Every line below between the one holding "8. add_prismatic(1, 3)" and the one holding "19. add_revolute(2, 7)", inclusive, should be copied exactly, and no other line.

━━━━━ SUPPLIED DATA ━━━━━

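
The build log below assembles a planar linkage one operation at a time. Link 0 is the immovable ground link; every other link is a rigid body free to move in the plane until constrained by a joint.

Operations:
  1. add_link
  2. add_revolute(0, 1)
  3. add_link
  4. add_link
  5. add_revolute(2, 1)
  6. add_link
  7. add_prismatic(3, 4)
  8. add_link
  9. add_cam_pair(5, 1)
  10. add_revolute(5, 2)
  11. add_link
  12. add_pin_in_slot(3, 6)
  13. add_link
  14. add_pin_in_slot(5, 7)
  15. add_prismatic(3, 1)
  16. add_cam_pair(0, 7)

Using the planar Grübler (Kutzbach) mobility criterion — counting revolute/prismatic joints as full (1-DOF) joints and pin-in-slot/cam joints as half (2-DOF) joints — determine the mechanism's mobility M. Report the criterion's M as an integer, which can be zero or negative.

(L,J1,J2)=(1,0,0); link0 fixed
link1: (2,0,0)
R 0-1 [J1]: (2,1,0)
link2: (3,1,0)
link3: (4,1,0)
R 2-1 [J1]: (4,2,0)
link4: (5,2,0)
P 3-4 [J1]: (5,3,0)
link5: (6,3,0)
C 5-1 [J2]: (6,3,1)
R 5-2 [J1]: (6,4,1)
link6: (7,4,1)
PS 3-6 [J2]: (7,4,2)
link7: (8,4,2)
PS 5-7 [J2]: (8,4,3)
P 3-1 [J1]: (8,5,3)
C 0-7 [J2]: (8,5,4)
Grübler: 3·7 − 2·5 − 4 = 7

M = 7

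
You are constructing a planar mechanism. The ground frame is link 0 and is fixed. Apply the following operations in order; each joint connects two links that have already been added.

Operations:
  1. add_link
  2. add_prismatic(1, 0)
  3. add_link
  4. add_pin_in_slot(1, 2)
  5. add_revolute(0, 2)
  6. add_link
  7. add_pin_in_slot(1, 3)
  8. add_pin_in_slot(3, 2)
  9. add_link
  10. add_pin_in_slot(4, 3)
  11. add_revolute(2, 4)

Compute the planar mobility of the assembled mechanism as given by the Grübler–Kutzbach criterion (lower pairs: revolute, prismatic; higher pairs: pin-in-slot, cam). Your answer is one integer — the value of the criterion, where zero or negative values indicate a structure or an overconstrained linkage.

(L,J1,J2)=(1,0,0); link0 fixed
link1: (2,0,0)
P 1-0 [J1]: (2,1,0)
link2: (3,1,0)
PS 1-2 [J2]: (3,1,1)
R 0-2 [J1]: (3,2,1)
link3: (4,2,1)
PS 1-3 [J2]: (4,2,2)
PS 3-2 [J2]: (4,2,3)
link4: (5,2,3)
PS 4-3 [J2]: (5,2,4)
R 2-4 [J1]: (5,3,4)
Grübler: 3·4 − 2·3 − 4 = 2

M = 2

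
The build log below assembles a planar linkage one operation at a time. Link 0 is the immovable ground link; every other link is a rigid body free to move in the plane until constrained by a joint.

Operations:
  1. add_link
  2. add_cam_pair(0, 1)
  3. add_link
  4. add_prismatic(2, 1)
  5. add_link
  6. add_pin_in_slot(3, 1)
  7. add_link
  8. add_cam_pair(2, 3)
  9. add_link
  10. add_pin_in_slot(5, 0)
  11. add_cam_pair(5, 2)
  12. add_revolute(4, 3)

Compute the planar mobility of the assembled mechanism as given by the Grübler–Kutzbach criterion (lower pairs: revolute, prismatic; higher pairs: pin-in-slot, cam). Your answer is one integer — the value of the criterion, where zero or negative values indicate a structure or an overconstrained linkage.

M = 6

link 0 = ground. State L|J1|J2 = 1|0|0
+link1  2|0|0
C(0,1) f=2→J2  2|0|1
+link2  3|0|1
P(2,1) f=1→J1  3|1|1
+link3  4|1|1
PS(3,1) f=2→J2  4|1|2
+link4  5|1|2
C(2,3) f=2→J2  5|1|3
+link5  6|1|3
PS(5,0) f=2→J2  6|1|4
C(5,2) f=2→J2  6|1|5
R(4,3) f=1→J1  6|2|5
M = 3(6−1)−2·2−5 = 15−4−5 = 6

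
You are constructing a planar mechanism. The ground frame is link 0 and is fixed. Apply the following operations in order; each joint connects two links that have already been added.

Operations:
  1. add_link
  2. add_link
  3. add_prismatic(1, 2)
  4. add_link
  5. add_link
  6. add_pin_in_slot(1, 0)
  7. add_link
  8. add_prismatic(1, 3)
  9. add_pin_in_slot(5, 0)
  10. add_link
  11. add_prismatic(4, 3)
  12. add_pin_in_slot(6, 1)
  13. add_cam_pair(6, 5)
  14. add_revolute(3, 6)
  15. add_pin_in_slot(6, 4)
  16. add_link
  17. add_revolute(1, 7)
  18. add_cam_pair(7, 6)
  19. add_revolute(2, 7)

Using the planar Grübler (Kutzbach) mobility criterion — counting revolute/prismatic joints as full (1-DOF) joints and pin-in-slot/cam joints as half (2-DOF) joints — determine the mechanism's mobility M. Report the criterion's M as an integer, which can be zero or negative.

[1;0;0] (link 0 is ground)
L+ [2;0;0]
L+ [3;0;0]
P(1,2)∈J1 [3;1;0]
L+ [4;1;0]
L+ [5;1;0]
PS(1,0)∈J2 [5;1;1]
L+ [6;1;1]
P(1,3)∈J1 [6;2;1]
PS(5,0)∈J2 [6;2;2]
L+ [7;2;2]
P(4,3)∈J1 [7;3;2]
PS(6,1)∈J2 [7;3;3]
C(6,5)∈J2 [7;3;4]
R(3,6)∈J1 [7;4;4]
PS(6,4)∈J2 [7;4;5]
L+ [8;4;5]
R(1,7)∈J1 [8;5;5]
C(7,6)∈J2 [8;5;6]
R(2,7)∈J1 [8;6;6]
mobility = 21 − 12 − 6 = 3

M = 3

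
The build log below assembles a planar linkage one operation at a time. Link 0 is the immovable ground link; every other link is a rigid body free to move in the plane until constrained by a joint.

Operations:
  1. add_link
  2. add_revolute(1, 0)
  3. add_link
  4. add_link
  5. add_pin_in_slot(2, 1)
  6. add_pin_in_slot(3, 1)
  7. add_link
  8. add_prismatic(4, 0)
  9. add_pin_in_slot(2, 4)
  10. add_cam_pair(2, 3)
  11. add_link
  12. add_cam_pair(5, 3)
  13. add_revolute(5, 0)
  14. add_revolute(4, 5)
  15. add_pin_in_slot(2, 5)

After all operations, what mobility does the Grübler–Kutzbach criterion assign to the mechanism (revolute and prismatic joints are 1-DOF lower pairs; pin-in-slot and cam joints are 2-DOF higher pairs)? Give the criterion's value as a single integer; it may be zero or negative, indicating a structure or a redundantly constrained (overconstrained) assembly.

ground; <1,0,0>
#1 <2,0,0>
R:1↔0 J1 <2,1,0>
#2 <3,1,0>
#3 <4,1,0>
PS:2↔1 J2 <4,1,1>
PS:3↔1 J2 <4,1,2>
#4 <5,1,2>
P:4↔0 J1 <5,2,2>
PS:2↔4 J2 <5,2,3>
C:2↔3 J2 <5,2,4>
#5 <6,2,4>
C:5↔3 J2 <6,2,5>
R:5↔0 J1 <6,3,5>
R:4↔5 J1 <6,4,5>
PS:2↔5 J2 <6,4,6>
3×5 − 2×4 − 1×6 = 1

M = 1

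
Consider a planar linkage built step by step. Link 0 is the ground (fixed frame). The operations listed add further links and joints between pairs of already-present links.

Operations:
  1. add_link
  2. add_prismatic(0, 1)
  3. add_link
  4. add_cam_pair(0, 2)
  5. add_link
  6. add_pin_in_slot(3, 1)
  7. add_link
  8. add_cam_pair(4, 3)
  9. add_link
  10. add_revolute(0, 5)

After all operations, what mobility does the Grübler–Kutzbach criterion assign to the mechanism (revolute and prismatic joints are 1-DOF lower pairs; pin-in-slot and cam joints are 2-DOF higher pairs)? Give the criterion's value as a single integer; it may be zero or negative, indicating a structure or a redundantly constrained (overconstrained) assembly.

L=1 J1=0 J2=0
add link → L=2 J1=0 J2=0
P@0,1 dof=1 J1 → L=2 J1=1 J2=0
add link → L=3 J1=1 J2=0
C@0,2 dof=2 J2 → L=3 J1=1 J2=1
add link → L=4 J1=1 J2=1
PS@3,1 dof=2 J2 → L=4 J1=1 J2=2
add link → L=5 J1=1 J2=2
C@4,3 dof=2 J2 → L=5 J1=1 J2=3
add link → L=6 J1=1 J2=3
R@0,5 dof=1 J1 → L=6 J1=2 J2=3
M=3(L−1)−2J1−J2=3·5−2·2−3=8

M = 8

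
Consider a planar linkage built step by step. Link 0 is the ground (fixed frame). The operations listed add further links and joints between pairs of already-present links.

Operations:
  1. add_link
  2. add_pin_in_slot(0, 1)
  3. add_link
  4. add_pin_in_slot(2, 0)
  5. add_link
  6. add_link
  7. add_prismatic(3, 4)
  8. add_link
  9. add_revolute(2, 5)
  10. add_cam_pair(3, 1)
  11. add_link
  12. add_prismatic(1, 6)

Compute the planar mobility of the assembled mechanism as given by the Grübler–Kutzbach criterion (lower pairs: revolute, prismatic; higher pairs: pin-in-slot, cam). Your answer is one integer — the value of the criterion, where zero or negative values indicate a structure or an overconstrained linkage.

L=1 J1=0 J2=0
add link → L=2 J1=0 J2=0
PS@0,1 dof=2 J2 → L=2 J1=0 J2=1
add link → L=3 J1=0 J2=1
PS@2,0 dof=2 J2 → L=3 J1=0 J2=2
add link → L=4 J1=0 J2=2
add link → L=5 J1=0 J2=2
P@3,4 dof=1 J1 → L=5 J1=1 J2=2
add link → L=6 J1=1 J2=2
R@2,5 dof=1 J1 → L=6 J1=2 J2=2
C@3,1 dof=2 J2 → L=6 J1=2 J2=3
add link → L=7 J1=2 J2=3
P@1,6 dof=1 J1 → L=7 J1=3 J2=3
M=3(L−1)−2J1−J2=3·6−2·3−3=9

M = 9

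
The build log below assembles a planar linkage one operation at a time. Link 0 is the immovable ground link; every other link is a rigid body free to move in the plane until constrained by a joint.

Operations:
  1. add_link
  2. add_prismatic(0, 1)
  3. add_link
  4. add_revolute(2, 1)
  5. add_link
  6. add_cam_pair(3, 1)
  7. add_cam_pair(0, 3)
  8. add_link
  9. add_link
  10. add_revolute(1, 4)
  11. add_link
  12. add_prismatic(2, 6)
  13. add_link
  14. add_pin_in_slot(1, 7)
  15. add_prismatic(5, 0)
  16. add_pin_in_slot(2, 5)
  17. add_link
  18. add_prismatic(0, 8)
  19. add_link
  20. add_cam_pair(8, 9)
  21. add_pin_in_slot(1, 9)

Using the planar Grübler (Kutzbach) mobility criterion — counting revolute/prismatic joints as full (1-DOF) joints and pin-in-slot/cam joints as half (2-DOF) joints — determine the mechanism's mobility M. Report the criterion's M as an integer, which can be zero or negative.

M = 9

[1;0;0] (link 0 is ground)
L+ [2;0;0]
P(0,1)∈J1 [2;1;0]
L+ [3;1;0]
R(2,1)∈J1 [3;2;0]
L+ [4;2;0]
C(3,1)∈J2 [4;2;1]
C(0,3)∈J2 [4;2;2]
L+ [5;2;2]
L+ [6;2;2]
R(1,4)∈J1 [6;3;2]
L+ [7;3;2]
P(2,6)∈J1 [7;4;2]
L+ [8;4;2]
PS(1,7)∈J2 [8;4;3]
P(5,0)∈J1 [8;5;3]
PS(2,5)∈J2 [8;5;4]
L+ [9;5;4]
P(0,8)∈J1 [9;6;4]
L+ [10;6;4]
C(8,9)∈J2 [10;6;5]
PS(1,9)∈J2 [10;6;6]
mobility = 27 − 12 − 6 = 9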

━━━━━

EXERCISE SOLUTION
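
  8. add_prismatic(1, 3)
  9. add_pin_in_slot(5, 0)
  10. add_link
  11. add_prismatic(4, 3)
  12. add_pin_in_slot(6, 1)
  13. add_cam_pair(6, 5)
  14. add_revolute(3, 6)
  15. add_pin_in_slot(6, 4)
  16. add_link
  17. add_revolute(1, 7)
  18. add_cam_pair(7, 6)
  19. add_revolute(2, 7)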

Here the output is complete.